**** AVAILABLE DATA ****

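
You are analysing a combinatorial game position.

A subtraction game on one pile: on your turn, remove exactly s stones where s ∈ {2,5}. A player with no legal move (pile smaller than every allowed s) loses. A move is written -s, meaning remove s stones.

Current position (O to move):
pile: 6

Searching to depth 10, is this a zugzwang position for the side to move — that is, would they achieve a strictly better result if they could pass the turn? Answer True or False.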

****

§ **ABOUT THIS TASK**:
Here the goal is to repeat each entry exactly.

§ **SOLUTION**:
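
You are analysing a combinatorial game position.

A subtraction game on one pile: on your turn, remove exactly s stones where s ∈ {2,5}. A player with no legal move (pile smaller than every allowed s) loses. A move is written -s, meaning remove s stones.

Current position (O to move):
pile: 6

Searching to depth 10, is this a zugzwang position for the side to move — that is, would they achieve a strictly better result if they could pass the turn? Answer True or False.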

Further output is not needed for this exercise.